▶ [Assigned task]: Extract exactly and only the lines of the data below, starting at the line with "A hydrophone recorder" and stopping after the final line.

BEGIN

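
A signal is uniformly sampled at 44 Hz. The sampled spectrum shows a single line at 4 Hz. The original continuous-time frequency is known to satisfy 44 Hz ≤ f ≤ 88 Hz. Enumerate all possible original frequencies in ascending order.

48 Hz, 84 Hz

Frequencies that alias to 4 Hz are k·fs ± 4 Hz for integer k ≥ 0.
k=0: 4 Hz.
k=1: 40 Hz, 48 Hz.
k=2: 84 Hz, 92 Hz.
k=3: 128 Hz, 136 Hz.
Within [44 Hz, 88 Hz]: 48 Hz, 84 Hz.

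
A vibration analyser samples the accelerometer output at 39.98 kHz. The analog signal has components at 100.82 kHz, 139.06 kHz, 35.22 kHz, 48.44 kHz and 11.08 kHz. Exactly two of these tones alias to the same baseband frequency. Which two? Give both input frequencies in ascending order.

100.82 kHz, 139.06 kHz

fs/2 = 19.99 kHz.
100.82 kHz mod fs = 20.86 kHz.
20.86 kHz > fs/2 = 19.99 kHz, folds to fs − 20.86 kHz = 19.12 kHz.
139.06 kHz mod fs = 19.12 kHz.
19.12 kHz ≤ fs/2 = 19.99 kHz, appears at 19.12 kHz.
35.22 kHz > fs/2 = 19.99 kHz, folds to fs − 35.22 kHz = 4.76 kHz.
48.44 kHz mod fs = 8.46 kHz.
8.46 kHz ≤ fs/2 = 19.99 kHz, appears at 8.46 kHz.
11.08 kHz ≤ fs/2 = 19.99 kHz, passes unchanged.
100.82 kHz and 139.06 kHz both map to 19.12 kHz.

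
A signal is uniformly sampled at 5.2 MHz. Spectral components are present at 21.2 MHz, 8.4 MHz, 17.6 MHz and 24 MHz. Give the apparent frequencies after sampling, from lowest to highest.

fs/2 = 2.6 MHz.
21.2 MHz mod fs = 0.4 MHz.
0.4 MHz ≤ fs/2 = 2.6 MHz, appears at 0.4 MHz.
8.4 MHz mod fs = 3.2 MHz.
3.2 MHz > fs/2 = 2.6 MHz, folds to fs − 3.2 MHz = 2 MHz.
17.6 MHz mod fs = 2 MHz.
2 MHz ≤ fs/2 = 2.6 MHz, appears at 2 MHz.
24 MHz mod fs = 3.2 MHz.
3.2 MHz > fs/2 = 2.6 MHz, folds to fs − 3.2 MHz = 2 MHz.
Distinct values: {0.4 MHz, 2 MHz}.

0.4 MHz, 2 MHz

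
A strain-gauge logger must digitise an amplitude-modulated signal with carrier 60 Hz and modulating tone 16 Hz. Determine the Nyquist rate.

AM sidebands sit at fc ± fm = 44 Hz and 76 Hz.
Highest-frequency component: 76 Hz.
Nyquist rate = 2 × 76 Hz = 152 Hz.

152 Hz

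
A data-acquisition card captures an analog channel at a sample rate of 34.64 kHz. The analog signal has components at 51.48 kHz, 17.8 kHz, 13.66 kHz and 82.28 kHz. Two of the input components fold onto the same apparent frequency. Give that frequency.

16.84 kHz

fs/2 = 17.32 kHz.
51.48 kHz mod fs = 16.84 kHz.
16.84 kHz ≤ fs/2 = 17.32 kHz, appears at 16.84 kHz.
17.8 kHz > fs/2 = 17.32 kHz, folds to fs − 17.8 kHz = 16.84 kHz.
13.66 kHz ≤ fs/2 = 17.32 kHz, passes unchanged.
82.28 kHz mod fs = 13 kHz.
13 kHz ≤ fs/2 = 17.32 kHz, appears at 13 kHz.
17.8 kHz and 51.48 kHz both map to 16.84 kHz.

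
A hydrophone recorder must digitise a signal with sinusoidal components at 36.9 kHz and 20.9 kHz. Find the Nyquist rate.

Highest-frequency component: 36.9 kHz.
Nyquist rate = 2 × 36.9 kHz = 73.8 kHz.

73.8 kHz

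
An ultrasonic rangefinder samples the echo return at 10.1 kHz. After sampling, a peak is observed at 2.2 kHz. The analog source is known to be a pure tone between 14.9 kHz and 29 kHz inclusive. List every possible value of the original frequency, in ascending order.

Frequencies that alias to 2.2 kHz are k·fs ± 2.2 kHz for integer k ≥ 0.
k=0: 2.2 kHz.
k=1: 7.9 kHz, 12.3 kHz.
k=2: 18 kHz, 22.4 kHz.
k=3: 28.1 kHz, 32.5 kHz.
k=4: 38.2 kHz, 42.6 kHz.
Within [14.9 kHz, 29 kHz]: 18 kHz, 22.4 kHz, 28.1 kHz.

18 kHz, 22.4 kHz, 28.1 kHz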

END

▶ [Result of the exercise]:
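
A hydrophone recorder must digitise a signal with sinusoidal components at 36.9 kHz and 20.9 kHz. Find the Nyquist rate.

Highest-frequency component: 36.9 kHz.
Nyquist rate = 2 × 36.9 kHz = 73.8 kHz.

73.8 kHz

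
An ultrasonic rangefinder samples the echo return at 10.1 kHz. After sampling, a peak is observed at 2.2 kHz. The analog source is known to be a pure tone between 14.9 kHz and 29 kHz inclusive. List every possible value of the original frequency, in ascending order.

Frequencies that alias to 2.2 kHz are k·fs ± 2.2 kHz for integer k ≥ 0.
k=0: 2.2 kHz.
k=1: 7.9 kHz, 12.3 kHz.
k=2: 18 kHz, 22.4 kHz.
k=3: 28.1 kHz, 32.5 kHz.
k=4: 38.2 kHz, 42.6 kHz.
Within [14.9 kHz, 29 kHz]: 18 kHz, 22.4 kHz, 28.1 kHz.

18 kHz, 22.4 kHz, 28.1 kHz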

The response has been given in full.